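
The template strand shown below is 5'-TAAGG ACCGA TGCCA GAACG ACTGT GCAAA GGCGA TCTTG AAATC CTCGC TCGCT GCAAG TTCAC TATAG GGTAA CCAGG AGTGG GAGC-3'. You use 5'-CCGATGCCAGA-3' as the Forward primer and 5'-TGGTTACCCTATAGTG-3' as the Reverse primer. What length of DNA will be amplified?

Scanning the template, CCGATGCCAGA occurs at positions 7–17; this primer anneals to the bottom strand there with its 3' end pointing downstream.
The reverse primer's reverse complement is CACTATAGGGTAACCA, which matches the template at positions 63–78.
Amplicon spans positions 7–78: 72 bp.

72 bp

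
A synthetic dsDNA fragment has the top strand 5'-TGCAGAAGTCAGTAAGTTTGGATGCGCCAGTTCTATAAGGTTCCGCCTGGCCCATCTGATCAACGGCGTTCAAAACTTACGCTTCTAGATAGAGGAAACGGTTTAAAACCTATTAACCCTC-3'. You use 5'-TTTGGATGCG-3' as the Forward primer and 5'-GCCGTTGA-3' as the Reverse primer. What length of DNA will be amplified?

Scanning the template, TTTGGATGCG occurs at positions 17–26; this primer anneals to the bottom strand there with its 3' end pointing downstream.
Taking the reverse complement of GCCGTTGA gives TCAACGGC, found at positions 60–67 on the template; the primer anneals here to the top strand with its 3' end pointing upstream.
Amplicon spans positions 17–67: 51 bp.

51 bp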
————
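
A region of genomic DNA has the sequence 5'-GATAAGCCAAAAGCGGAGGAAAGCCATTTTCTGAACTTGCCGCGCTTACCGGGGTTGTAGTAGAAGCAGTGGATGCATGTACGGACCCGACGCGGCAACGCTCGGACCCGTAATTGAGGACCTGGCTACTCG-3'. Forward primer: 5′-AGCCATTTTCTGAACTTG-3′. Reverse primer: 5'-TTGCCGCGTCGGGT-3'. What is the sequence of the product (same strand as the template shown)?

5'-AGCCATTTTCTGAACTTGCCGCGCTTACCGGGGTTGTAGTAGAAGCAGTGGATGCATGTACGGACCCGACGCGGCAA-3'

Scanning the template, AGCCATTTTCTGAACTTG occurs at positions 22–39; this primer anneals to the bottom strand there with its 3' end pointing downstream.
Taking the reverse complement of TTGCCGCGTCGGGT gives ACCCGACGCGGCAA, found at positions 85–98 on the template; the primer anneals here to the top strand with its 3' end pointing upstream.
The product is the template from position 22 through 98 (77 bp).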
————
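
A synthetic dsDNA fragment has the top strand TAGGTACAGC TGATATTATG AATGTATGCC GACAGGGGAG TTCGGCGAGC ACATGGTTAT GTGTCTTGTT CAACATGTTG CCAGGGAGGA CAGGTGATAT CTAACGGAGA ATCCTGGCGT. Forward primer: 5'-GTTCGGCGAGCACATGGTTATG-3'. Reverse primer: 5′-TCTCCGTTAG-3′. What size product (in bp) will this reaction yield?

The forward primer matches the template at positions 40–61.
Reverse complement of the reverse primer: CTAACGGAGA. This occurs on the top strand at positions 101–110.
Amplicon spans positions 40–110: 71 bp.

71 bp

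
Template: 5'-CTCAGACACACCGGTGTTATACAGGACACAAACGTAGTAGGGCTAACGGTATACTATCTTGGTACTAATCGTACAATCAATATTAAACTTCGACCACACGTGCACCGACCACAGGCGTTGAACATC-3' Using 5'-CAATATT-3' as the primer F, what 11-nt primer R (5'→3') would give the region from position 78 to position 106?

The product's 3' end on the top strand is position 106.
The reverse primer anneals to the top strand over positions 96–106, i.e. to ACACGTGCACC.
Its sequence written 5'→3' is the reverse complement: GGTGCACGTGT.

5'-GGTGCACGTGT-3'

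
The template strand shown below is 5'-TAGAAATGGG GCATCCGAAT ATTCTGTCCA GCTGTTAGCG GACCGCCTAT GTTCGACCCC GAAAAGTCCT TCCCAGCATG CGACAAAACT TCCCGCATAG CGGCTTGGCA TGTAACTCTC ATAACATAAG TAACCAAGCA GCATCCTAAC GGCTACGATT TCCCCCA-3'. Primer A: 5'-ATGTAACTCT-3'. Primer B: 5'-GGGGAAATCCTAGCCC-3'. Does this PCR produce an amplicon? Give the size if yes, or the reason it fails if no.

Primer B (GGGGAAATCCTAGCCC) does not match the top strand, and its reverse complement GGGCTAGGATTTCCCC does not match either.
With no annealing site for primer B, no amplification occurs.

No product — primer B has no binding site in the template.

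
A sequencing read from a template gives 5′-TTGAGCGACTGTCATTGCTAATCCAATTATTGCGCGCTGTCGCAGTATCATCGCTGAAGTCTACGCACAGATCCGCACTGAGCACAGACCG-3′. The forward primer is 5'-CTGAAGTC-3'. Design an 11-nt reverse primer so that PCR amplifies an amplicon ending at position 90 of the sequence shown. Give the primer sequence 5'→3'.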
————
## [WHAT IS EXPECTED]
Would you print exactly, and only, the lines of the data above from the line with "The template strand shown below is 5'-TAGAAATGGG" through the line with "A sequencing read", inclusive?

## [RESULT FOR THIS TASK]
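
The template strand shown below is 5'-TAGAAATGGG GCATCCGAAT ATTCTGTCCA GCTGTTAGCG GACCGCCTAT GTTCGACCCC GAAAAGTCCT TCCCAGCATG CGACAAAACT TCCCGCATAG CGGCTTGGCA TGTAACTCTC ATAACATAAG TAACCAAGCA GCATCCTAAC GGCTACGATT TCCCCCA-3'. Primer A: 5'-ATGTAACTCT-3'. Primer B: 5'-GGGGAAATCCTAGCCC-3'. Does this PCR produce an amplicon? Give the size if yes, or the reason it fails if no.

Primer B (GGGGAAATCCTAGCCC) does not match the top strand, and its reverse complement GGGCTAGGATTTCCCC does not match either.
With no annealing site for primer B, no amplification occurs.

No product — primer B has no binding site in the template.

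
A sequencing read from a template gives 5′-TTGAGCGACTGTCATTGCTAATCCAATTATTGCGCGCTGTCGCAGTATCATCGCTGAAGTCTACGCACAGATCCGCACTGAGCACAGACCG-3′. The forward primer is 5'-CTGAAGTC-3'. Design an 11-nt reverse primer so that PCR amplifies an amplicon ending at position 90 of the sequence shown. Give the primer sequence 5'→3'.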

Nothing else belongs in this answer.